__Problem requirements__.
How many lines in the records below hold the string "order"? Answer with the number alone.

^^^^^^^^^^^^^^^^

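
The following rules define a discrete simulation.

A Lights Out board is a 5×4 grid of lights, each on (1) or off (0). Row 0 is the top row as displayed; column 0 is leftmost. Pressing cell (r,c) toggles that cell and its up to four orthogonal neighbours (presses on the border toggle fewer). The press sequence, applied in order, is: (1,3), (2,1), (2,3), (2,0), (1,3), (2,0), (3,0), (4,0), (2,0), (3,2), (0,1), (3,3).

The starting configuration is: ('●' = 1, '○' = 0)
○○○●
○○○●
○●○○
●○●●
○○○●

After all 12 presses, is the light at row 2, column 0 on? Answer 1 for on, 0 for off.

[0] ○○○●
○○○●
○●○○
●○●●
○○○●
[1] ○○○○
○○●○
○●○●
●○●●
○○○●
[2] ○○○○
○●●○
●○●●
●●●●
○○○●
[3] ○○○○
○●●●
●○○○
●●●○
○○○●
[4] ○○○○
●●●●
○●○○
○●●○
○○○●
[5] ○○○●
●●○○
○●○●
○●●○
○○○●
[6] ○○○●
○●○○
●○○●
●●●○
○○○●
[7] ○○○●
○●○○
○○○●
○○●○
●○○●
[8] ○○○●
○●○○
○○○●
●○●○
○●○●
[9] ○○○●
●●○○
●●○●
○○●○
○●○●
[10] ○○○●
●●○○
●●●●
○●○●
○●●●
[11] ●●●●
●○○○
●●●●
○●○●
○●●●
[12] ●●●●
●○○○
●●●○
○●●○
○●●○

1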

^^^^^^^^^^^^^^^^

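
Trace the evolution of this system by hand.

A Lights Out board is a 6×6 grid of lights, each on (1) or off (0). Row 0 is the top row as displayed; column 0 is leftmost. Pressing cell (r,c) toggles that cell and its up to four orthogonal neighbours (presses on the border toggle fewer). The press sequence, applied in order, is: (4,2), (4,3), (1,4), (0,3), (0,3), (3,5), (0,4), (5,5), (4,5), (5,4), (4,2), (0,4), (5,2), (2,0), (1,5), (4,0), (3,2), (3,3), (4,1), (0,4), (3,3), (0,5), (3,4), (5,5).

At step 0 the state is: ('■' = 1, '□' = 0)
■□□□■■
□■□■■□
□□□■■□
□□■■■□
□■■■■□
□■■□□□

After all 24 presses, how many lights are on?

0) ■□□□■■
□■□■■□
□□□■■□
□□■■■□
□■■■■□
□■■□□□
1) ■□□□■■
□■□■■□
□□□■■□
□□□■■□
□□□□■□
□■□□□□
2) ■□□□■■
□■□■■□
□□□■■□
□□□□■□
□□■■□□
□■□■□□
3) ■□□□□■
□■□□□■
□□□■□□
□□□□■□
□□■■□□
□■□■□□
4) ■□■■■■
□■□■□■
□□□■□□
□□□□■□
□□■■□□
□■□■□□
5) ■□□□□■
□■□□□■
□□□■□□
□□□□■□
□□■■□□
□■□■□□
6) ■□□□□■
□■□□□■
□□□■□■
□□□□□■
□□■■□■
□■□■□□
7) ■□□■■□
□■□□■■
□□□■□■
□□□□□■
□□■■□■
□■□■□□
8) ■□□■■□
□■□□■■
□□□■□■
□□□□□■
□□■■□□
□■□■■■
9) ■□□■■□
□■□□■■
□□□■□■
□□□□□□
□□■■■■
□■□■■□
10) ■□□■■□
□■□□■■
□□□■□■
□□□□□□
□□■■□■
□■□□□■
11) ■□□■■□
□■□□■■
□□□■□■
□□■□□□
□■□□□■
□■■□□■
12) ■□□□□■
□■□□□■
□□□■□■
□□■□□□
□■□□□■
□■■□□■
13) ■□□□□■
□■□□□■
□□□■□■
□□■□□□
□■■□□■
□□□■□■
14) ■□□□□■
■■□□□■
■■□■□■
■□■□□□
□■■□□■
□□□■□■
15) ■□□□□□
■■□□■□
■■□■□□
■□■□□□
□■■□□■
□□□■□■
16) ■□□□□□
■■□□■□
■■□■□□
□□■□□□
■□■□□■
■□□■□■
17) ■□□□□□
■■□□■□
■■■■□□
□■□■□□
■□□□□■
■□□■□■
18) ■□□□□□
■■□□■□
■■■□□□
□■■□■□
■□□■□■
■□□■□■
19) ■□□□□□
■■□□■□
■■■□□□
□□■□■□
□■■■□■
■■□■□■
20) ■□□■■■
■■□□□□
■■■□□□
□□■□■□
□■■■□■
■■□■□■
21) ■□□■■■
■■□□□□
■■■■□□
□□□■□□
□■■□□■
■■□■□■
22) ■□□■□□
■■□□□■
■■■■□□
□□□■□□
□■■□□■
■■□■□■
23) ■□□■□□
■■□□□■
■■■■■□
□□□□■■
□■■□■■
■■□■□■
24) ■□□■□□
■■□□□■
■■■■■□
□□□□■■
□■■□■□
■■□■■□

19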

^^^^^^^^^^^^^^^^

__Your response__.
2